Could you output every record again, exactly as given?

(Stored data entries)
-- Opening Marker --

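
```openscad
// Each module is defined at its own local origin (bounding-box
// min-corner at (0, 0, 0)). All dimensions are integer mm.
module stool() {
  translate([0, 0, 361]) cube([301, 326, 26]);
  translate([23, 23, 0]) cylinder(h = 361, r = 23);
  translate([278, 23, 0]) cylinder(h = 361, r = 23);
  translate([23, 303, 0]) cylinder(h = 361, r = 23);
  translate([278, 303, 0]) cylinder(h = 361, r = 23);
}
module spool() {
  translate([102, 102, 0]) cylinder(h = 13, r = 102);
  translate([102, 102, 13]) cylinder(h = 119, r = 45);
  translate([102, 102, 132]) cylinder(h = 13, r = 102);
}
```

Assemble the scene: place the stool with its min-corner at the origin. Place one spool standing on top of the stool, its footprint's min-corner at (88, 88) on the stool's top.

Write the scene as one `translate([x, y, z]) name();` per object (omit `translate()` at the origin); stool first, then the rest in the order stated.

stool();
translate([88, 88, 387]) spool();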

-- Closing Marker --

> **Output of the task**:
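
```openscad
// Each module is defined at its own local origin (bounding-box
// min-corner at (0, 0, 0)). All dimensions are integer mm.
module stool() {
  translate([0, 0, 361]) cube([301, 326, 26]);
  translate([23, 23, 0]) cylinder(h = 361, r = 23);
  translate([278, 23, 0]) cylinder(h = 361, r = 23);
  translate([23, 303, 0]) cylinder(h = 361, r = 23);
  translate([278, 303, 0]) cylinder(h = 361, r = 23);
}
module spool() {
  translate([102, 102, 0]) cylinder(h = 13, r = 102);
  translate([102, 102, 13]) cylinder(h = 119, r = 45);
  translate([102, 102, 132]) cylinder(h = 13, r = 102);
}
```

Assemble the scene: place the stool with its min-corner at the origin. Place one spool standing on top of the stool, its footprint's min-corner at (88, 88) on the stool's top.

Write the scene as one `translate([x, y, z]) name();` per object (omit `translate()` at the origin); stool first, then the rest in the order stated.

stool();
translate([88, 88, 387]) spool();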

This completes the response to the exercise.